Data entries
□ □ □

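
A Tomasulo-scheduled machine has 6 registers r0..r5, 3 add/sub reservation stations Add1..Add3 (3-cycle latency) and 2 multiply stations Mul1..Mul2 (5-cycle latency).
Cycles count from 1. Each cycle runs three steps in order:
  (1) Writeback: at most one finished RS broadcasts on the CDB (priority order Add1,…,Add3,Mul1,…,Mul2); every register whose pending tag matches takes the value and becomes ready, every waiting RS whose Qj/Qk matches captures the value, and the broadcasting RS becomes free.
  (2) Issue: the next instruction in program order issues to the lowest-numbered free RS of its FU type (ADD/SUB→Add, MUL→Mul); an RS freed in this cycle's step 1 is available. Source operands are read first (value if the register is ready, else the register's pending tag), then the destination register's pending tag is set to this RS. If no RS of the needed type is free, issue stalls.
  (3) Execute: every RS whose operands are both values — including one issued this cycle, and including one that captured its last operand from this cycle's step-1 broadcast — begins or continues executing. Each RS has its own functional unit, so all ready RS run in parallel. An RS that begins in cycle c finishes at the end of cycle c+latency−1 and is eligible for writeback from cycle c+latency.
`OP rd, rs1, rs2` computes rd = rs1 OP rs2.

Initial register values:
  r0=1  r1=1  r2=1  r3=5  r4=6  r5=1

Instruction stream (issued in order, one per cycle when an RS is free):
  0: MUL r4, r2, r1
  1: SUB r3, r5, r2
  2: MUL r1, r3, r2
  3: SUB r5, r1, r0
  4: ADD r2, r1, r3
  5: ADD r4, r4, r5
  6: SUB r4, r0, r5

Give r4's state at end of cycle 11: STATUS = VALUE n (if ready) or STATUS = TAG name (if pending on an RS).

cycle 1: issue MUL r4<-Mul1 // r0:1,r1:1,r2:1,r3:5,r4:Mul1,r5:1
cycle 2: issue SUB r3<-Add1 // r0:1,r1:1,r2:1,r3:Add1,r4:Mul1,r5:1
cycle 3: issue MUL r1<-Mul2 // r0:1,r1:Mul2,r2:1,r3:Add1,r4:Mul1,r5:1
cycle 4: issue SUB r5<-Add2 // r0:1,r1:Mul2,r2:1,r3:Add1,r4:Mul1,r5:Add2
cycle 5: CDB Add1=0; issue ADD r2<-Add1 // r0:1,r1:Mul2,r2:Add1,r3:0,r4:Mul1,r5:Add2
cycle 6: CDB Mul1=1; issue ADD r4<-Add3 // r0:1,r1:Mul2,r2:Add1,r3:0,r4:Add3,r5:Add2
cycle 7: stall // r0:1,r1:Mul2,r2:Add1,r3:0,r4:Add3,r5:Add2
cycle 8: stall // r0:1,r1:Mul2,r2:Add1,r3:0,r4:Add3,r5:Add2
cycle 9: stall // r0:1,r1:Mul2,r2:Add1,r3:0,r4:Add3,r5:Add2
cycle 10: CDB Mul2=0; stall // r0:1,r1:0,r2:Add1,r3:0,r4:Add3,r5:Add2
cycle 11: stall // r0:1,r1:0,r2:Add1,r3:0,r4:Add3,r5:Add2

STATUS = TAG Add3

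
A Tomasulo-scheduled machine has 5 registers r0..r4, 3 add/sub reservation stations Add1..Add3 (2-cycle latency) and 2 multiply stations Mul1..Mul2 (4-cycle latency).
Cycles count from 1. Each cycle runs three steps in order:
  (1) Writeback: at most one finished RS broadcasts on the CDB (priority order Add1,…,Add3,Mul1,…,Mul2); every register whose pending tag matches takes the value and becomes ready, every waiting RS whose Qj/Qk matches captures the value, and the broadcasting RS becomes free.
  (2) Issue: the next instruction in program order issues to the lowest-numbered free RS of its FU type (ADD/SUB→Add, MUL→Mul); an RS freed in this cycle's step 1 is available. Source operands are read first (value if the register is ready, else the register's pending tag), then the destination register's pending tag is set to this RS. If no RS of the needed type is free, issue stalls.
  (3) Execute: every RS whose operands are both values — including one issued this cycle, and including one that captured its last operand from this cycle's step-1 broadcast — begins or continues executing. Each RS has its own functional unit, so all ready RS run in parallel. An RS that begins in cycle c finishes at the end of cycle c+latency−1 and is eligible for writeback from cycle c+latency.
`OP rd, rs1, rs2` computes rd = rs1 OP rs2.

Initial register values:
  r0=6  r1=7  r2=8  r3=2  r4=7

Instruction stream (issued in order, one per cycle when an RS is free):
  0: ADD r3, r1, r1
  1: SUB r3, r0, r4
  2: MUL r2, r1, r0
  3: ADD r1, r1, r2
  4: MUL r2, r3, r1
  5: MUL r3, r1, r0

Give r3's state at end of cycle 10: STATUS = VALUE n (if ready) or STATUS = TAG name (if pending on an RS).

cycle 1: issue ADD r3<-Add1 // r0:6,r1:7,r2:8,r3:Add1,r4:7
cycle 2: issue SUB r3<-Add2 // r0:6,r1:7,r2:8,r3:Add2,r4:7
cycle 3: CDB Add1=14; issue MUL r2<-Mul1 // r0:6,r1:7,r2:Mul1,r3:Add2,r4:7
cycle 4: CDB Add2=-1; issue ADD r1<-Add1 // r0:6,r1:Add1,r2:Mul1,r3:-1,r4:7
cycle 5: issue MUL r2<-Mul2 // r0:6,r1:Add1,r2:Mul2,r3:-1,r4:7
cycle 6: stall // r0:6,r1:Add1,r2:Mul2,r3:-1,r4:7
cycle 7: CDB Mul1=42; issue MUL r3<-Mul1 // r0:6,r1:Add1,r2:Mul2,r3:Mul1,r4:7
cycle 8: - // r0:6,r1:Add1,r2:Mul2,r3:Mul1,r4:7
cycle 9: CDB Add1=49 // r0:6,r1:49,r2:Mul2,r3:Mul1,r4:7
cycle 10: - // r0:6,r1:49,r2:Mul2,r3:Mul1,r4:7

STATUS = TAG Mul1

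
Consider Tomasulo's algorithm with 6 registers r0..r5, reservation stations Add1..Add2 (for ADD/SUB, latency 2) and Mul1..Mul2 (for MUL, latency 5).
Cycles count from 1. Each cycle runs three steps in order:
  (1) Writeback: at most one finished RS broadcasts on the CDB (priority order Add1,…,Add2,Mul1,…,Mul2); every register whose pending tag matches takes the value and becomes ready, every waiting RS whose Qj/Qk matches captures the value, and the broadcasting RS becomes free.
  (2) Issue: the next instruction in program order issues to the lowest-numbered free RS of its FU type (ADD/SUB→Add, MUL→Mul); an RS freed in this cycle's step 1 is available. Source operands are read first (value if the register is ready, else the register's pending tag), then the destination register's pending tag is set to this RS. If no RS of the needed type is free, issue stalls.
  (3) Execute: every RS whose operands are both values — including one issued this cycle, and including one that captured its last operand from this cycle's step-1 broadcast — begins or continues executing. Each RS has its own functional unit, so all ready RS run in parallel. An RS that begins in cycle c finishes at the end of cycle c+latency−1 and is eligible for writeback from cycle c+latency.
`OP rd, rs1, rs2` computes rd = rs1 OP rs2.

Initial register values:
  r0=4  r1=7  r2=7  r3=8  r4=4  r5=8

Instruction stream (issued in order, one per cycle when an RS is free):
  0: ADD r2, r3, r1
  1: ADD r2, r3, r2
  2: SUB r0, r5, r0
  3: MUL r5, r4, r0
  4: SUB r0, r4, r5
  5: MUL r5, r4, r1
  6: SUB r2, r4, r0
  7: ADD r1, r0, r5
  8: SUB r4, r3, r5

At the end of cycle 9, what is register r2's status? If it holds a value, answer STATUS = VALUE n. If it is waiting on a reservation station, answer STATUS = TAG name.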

□ □ □

■ What you have to do
Every record above must appear again in the answer, unchanged.

■ Worked solution
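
A Tomasulo-scheduled machine has 6 registers r0..r5, 3 add/sub reservation stations Add1..Add3 (3-cycle latency) and 2 multiply stations Mul1..Mul2 (5-cycle latency).
Cycles count from 1. Each cycle runs three steps in order:
  (1) Writeback: at most one finished RS broadcasts on the CDB (priority order Add1,…,Add3,Mul1,…,Mul2); every register whose pending tag matches takes the value and becomes ready, every waiting RS whose Qj/Qk matches captures the value, and the broadcasting RS becomes free.
  (2) Issue: the next instruction in program order issues to the lowest-numbered free RS of its FU type (ADD/SUB→Add, MUL→Mul); an RS freed in this cycle's step 1 is available. Source operands are read first (value if the register is ready, else the register's pending tag), then the destination register's pending tag is set to this RS. If no RS of the needed type is free, issue stalls.
  (3) Execute: every RS whose operands are both values — including one issued this cycle, and including one that captured its last operand from this cycle's step-1 broadcast — begins or continues executing. Each RS has its own functional unit, so all ready RS run in parallel. An RS that begins in cycle c finishes at the end of cycle c+latency−1 and is eligible for writeback from cycle c+latency.
`OP rd, rs1, rs2` computes rd = rs1 OP rs2.

Initial register values:
  r0=1  r1=1  r2=1  r3=5  r4=6  r5=1

Instruction stream (issued in order, one per cycle when an RS is free):
  0: MUL r4, r2, r1
  1: SUB r3, r5, r2
  2: MUL r1, r3, r2
  3: SUB r5, r1, r0
  4: ADD r2, r1, r3
  5: ADD r4, r4, r5
  6: SUB r4, r0, r5

Give r4's state at end of cycle 11: STATUS = VALUE n (if ready) or STATUS = TAG name (if pending on an RS).

cycle 1: issue MUL r4<-Mul1 // r0:1,r1:1,r2:1,r3:5,r4:Mul1,r5:1
cycle 2: issue SUB r3<-Add1 // r0:1,r1:1,r2:1,r3:Add1,r4:Mul1,r5:1
cycle 3: issue MUL r1<-Mul2 // r0:1,r1:Mul2,r2:1,r3:Add1,r4:Mul1,r5:1
cycle 4: issue SUB r5<-Add2 // r0:1,r1:Mul2,r2:1,r3:Add1,r4:Mul1,r5:Add2
cycle 5: CDB Add1=0; issue ADD r2<-Add1 // r0:1,r1:Mul2,r2:Add1,r3:0,r4:Mul1,r5:Add2
cycle 6: CDB Mul1=1; issue ADD r4<-Add3 // r0:1,r1:Mul2,r2:Add1,r3:0,r4:Add3,r5:Add2
cycle 7: stall // r0:1,r1:Mul2,r2:Add1,r3:0,r4:Add3,r5:Add2
cycle 8: stall // r0:1,r1:Mul2,r2:Add1,r3:0,r4:Add3,r5:Add2
cycle 9: stall // r0:1,r1:Mul2,r2:Add1,r3:0,r4:Add3,r5:Add2
cycle 10: CDB Mul2=0; stall // r0:1,r1:0,r2:Add1,r3:0,r4:Add3,r5:Add2
cycle 11: stall // r0:1,r1:0,r2:Add1,r3:0,r4:Add3,r5:Add2

STATUS = TAG Add3

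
A Tomasulo-scheduled machine has 5 registers r0..r4, 3 add/sub reservation stations Add1..Add3 (2-cycle latency) and 2 multiply stations Mul1..Mul2 (4-cycle latency).
Cycles count from 1. Each cycle runs three steps in order:
  (1) Writeback: at most one finished RS broadcasts on the CDB (priority order Add1,…,Add3,Mul1,…,Mul2); every register whose pending tag matches takes the value and becomes ready, every waiting RS whose Qj/Qk matches captures the value, and the broadcasting RS becomes free.
  (2) Issue: the next instruction in program order issues to the lowest-numbered free RS of its FU type (ADD/SUB→Add, MUL→Mul); an RS freed in this cycle's step 1 is available. Source operands are read first (value if the register is ready, else the register's pending tag), then the destination register's pending tag is set to this RS. If no RS of the needed type is free, issue stalls.
  (3) Execute: every RS whose operands are both values — including one issued this cycle, and including one that captured its last operand from this cycle's step-1 broadcast — begins or continues executing. Each RS has its own functional unit, so all ready RS run in parallel. An RS that begins in cycle c finishes at the end of cycle c+latency−1 and is eligible for writeback from cycle c+latency.
`OP rd, rs1, rs2` computes rd = rs1 OP rs2.

Initial register values:
  r0=6  r1=7  r2=8  r3=2  r4=7

Instruction stream (issued in order, one per cycle when an RS is free):
  0: ADD r3, r1, r1
  1: SUB r3, r0, r4
  2: MUL r2, r1, r0
  3: ADD r1, r1, r2
  4: MUL r2, r3, r1
  5: MUL r3, r1, r0

Give r3's state at end of cycle 10: STATUS = VALUE n (if ready) or STATUS = TAG name (if pending on an RS).

cycle 1: issue ADD r3<-Add1 // r0:6,r1:7,r2:8,r3:Add1,r4:7
cycle 2: issue SUB r3<-Add2 // r0:6,r1:7,r2:8,r3:Add2,r4:7
cycle 3: CDB Add1=14; issue MUL r2<-Mul1 // r0:6,r1:7,r2:Mul1,r3:Add2,r4:7
cycle 4: CDB Add2=-1; issue ADD r1<-Add1 // r0:6,r1:Add1,r2:Mul1,r3:-1,r4:7
cycle 5: issue MUL r2<-Mul2 // r0:6,r1:Add1,r2:Mul2,r3:-1,r4:7
cycle 6: stall // r0:6,r1:Add1,r2:Mul2,r3:-1,r4:7
cycle 7: CDB Mul1=42; issue MUL r3<-Mul1 // r0:6,r1:Add1,r2:Mul2,r3:Mul1,r4:7
cycle 8: - // r0:6,r1:Add1,r2:Mul2,r3:Mul1,r4:7
cycle 9: CDB Add1=49 // r0:6,r1:49,r2:Mul2,r3:Mul1,r4:7
cycle 10: - // r0:6,r1:49,r2:Mul2,r3:Mul1,r4:7

STATUS = TAG Mul1

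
Consider Tomasulo's algorithm with 6 registers r0..r5, reservation stations Add1..Add2 (for ADD/SUB, latency 2) and Mul1..Mul2 (for MUL, latency 5).
Cycles count from 1. Each cycle runs three steps in order:
  (1) Writeback: at most one finished RS broadcasts on the CDB (priority order Add1,…,Add2,Mul1,…,Mul2); every register whose pending tag matches takes the value and becomes ready, every waiting RS whose Qj/Qk matches captures the value, and the broadcasting RS becomes free.
  (2) Issue: the next instruction in program order issues to the lowest-numbered free RS of its FU type (ADD/SUB→Add, MUL→Mul); an RS freed in this cycle's step 1 is available. Source operands are read first (value if the register is ready, else the register's pending tag), then the destination register's pending tag is set to this RS. If no RS of the needed type is free, issue stalls.
  (3) Execute: every RS whose operands are both values — including one issued this cycle, and including one that captured its last operand from this cycle's step-1 broadcast — begins or continues executing. Each RS has its own functional unit, so all ready RS run in parallel. An RS that begins in cycle c finishes at the end of cycle c+latency−1 and is eligible for writeback from cycle c+latency.
`OP rd, rs1, rs2` computes rd = rs1 OP rs2.

Initial register values:
  r0=4  r1=7  r2=7  r3=8  r4=4  r5=8

Instruction stream (issued in order, one per cycle when an RS is free):
  0: ADD r2, r3, r1
  1: ADD r2, r3, r2
  2: SUB r0, r5, r0
  3: MUL r5, r4, r0
  4: SUB r0, r4, r5
  5: MUL r5, r4, r1
  6: SUB r2, r4, r0
  7: ADD r1, r0, r5
  8: SUB r4, r3, r5

At the end of cycle 9, what is register r2's status? If it holds a value, answer STATUS = VALUE n. If it is waiting on a reservation station, answer STATUS = TAG name.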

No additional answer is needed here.